Start of INPUT DATA
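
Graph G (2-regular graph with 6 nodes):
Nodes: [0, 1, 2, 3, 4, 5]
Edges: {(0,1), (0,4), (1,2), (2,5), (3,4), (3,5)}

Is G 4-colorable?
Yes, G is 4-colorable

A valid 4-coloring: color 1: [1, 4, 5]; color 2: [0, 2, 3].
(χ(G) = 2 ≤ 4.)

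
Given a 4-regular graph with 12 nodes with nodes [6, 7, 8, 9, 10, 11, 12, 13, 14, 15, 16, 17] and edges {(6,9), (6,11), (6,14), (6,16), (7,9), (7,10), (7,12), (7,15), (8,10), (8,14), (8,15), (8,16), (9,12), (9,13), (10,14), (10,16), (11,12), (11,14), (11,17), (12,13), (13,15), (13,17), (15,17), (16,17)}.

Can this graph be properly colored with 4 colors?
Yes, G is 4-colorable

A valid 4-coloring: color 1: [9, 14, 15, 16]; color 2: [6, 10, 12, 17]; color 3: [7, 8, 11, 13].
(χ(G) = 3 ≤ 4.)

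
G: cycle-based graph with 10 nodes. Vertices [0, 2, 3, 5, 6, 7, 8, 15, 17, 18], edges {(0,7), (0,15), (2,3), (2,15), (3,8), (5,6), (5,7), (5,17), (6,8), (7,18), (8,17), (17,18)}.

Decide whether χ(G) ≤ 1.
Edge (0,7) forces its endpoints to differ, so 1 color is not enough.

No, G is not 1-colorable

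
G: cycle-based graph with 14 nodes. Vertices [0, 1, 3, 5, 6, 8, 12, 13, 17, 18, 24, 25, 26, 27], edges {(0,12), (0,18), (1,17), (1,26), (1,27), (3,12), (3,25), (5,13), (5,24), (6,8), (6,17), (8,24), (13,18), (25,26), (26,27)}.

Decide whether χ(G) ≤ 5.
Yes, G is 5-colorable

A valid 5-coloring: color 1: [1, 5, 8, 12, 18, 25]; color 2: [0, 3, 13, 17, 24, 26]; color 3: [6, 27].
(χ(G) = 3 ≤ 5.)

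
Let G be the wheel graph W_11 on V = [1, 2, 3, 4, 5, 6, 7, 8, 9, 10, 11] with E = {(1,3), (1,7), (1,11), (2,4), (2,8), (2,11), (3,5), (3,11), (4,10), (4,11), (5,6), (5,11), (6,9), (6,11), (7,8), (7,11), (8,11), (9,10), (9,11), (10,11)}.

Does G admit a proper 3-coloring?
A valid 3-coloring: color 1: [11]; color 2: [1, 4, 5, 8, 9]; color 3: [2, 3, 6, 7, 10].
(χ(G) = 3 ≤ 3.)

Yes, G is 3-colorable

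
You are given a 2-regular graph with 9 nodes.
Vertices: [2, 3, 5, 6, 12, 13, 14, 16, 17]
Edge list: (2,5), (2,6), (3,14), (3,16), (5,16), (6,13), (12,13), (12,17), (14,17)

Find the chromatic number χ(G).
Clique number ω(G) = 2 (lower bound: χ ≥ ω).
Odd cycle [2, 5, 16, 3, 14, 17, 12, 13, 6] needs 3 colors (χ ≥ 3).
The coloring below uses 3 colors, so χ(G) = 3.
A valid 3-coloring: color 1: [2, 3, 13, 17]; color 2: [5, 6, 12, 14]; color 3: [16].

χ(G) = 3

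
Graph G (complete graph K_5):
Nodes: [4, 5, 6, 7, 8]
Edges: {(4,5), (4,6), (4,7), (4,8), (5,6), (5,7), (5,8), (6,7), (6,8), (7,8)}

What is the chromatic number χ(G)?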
End of INPUT DATA
Start of INPUT DATA
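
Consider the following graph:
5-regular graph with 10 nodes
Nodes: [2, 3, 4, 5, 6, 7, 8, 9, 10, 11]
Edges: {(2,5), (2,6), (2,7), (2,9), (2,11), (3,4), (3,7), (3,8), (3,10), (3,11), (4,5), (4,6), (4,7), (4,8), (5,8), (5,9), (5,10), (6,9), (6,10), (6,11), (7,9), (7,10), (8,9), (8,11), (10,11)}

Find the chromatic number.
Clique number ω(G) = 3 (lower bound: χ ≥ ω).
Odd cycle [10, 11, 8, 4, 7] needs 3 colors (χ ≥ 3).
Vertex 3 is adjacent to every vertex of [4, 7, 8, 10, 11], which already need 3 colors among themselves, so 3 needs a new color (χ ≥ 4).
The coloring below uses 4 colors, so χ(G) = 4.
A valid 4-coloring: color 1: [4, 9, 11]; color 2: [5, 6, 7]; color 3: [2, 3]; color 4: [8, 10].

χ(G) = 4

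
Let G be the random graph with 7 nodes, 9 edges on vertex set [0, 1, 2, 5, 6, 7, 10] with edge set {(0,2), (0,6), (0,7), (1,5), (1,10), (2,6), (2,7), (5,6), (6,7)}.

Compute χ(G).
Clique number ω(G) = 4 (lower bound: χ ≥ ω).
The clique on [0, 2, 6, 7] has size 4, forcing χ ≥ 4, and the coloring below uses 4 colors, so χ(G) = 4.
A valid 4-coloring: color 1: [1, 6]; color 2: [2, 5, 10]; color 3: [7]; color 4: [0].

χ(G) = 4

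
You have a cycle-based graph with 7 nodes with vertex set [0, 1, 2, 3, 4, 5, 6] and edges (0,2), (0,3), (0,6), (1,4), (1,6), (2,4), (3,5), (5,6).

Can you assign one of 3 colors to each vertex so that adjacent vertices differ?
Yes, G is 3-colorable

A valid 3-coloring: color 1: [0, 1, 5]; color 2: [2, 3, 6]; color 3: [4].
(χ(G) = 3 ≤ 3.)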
End of INPUT DATA
■ EXERCISE AIM: Some lines in the material contain "regular". Show all of them.

■ TASK SOLUTION:
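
Graph G (2-regular graph with 6 nodes):
Given a 4-regular graph with 12 nodes with nodes [6, 7, 8, 9, 10, 11, 12, 13, 14, 15, 16, 17] and edges {(6,9), (6,11), (6,14), (6,16), (7,9), (7,10), (7,12), (7,15), (8,10), (8,14), (8,15), (8,16), (9,12), (9,13), (10,14), (10,16), (11,12), (11,14), (11,17), (12,13), (13,15), (13,17), (15,17), (16,17)}.
You are given a 2-regular graph with 9 nodes.
5-regular graph with 10 nodes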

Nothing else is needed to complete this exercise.